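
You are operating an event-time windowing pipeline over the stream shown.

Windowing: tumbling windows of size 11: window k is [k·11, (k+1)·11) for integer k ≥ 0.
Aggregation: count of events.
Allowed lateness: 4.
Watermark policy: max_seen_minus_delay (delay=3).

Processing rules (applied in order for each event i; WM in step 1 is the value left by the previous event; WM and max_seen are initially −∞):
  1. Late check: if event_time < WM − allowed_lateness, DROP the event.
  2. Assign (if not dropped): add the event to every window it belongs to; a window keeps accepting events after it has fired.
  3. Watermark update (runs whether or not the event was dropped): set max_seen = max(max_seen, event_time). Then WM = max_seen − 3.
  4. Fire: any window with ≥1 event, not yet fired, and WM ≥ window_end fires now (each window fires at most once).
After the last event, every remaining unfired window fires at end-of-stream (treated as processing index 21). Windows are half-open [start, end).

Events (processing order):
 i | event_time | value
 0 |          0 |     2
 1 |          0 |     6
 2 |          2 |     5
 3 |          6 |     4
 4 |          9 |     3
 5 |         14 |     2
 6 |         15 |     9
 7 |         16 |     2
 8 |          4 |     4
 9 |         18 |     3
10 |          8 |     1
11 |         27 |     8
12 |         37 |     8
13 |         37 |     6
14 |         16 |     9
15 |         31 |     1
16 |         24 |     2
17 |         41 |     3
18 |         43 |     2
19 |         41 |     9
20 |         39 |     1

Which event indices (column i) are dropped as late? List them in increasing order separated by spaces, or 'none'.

8 10 14 16

i=0 t=0 v=2: → [0,11); WM=-3
i=1 t=0 v=6: → [0,11); WM=-3
i=2 t=2 v=5: → [0,11); WM=-1
i=3 t=6 v=4: → [0,11); WM=3
i=4 t=9 v=3: → [0,11); WM=6
i=5 t=14 v=2: → [11,22); WM=11; [0,11) fires=5
i=6 t=15 v=9: → [11,22); WM=12
i=7 t=16 v=2: → [11,22); WM=13
i=8 t=4 v=4: DROP (t<13-4); WM=13
i=9 t=18 v=3: → [11,22); WM=15
i=10 t=8 v=1: DROP (t<15-4); WM=15
i=11 t=27 v=8: → [22,33); WM=24; [11,22) fires=4
i=12 t=37 v=8: → [33,44); WM=34; [22,33) fires=1
i=13 t=37 v=6: → [33,44); WM=34
i=14 t=16 v=9: DROP (t<34-4); WM=34
i=15 t=31 v=1: → [22,33); WM=34
i=16 t=24 v=2: DROP (t<34-4); WM=34
i=17 t=41 v=3: → [33,44); WM=38
i=18 t=43 v=2: → [33,44); WM=40
i=19 t=41 v=9: → [33,44); WM=40
i=20 t=39 v=1: → [33,44); WM=40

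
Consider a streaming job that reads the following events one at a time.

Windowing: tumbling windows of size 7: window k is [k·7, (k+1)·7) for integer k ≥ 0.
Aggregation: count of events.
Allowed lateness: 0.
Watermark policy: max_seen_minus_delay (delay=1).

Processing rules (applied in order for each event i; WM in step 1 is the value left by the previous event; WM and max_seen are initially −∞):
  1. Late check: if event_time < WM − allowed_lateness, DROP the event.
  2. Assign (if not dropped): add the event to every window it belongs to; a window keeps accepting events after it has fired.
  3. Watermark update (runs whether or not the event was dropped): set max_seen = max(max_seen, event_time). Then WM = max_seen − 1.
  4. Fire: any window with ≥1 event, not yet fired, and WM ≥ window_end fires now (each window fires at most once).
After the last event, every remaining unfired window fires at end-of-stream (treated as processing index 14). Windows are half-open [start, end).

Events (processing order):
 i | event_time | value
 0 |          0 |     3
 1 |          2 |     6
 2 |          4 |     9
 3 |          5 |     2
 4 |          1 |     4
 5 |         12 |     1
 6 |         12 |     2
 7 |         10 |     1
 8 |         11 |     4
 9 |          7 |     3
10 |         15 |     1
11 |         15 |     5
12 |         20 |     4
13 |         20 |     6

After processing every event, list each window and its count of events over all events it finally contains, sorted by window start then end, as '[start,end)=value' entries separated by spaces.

i=0 t=0 v=3: → [0,7); WM=-1
i=1 t=2 v=6: → [0,7); WM=1
i=2 t=4 v=9: → [0,7); WM=3
i=3 t=5 v=2: → [0,7); WM=4
i=4 t=1 v=4: DROP (t<4-0); WM=4
i=5 t=12 v=1: → [7,14); WM=11; [0,7) fires=4
i=6 t=12 v=2: → [7,14); WM=11
i=7 t=10 v=1: DROP (t<11-0); WM=11
i=8 t=11 v=4: → [7,14); WM=11
i=9 t=7 v=3: DROP (t<11-0); WM=11
i=10 t=15 v=1: → [14,21); WM=14; [7,14) fires=3
i=11 t=15 v=5: → [14,21); WM=14
i=12 t=20 v=4: → [14,21); WM=19
i=13 t=20 v=6: → [14,21); WM=19

[0,7)=4 [7,14)=3 [14,21)=4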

**********

**Exercise aim**:
Which lines in the records above hold the string "update"? Copy each of them.

**Result below**:
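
  3. Watermark update (runs whether or not the event was dropped): set max_seen = max(max_seen, event_time). Then WM = max_seen − 3.
  3. Watermark update (runs whether or not the event was dropped): set max_seen = max(max_seen, event_time). Then WM = max_seen − 1.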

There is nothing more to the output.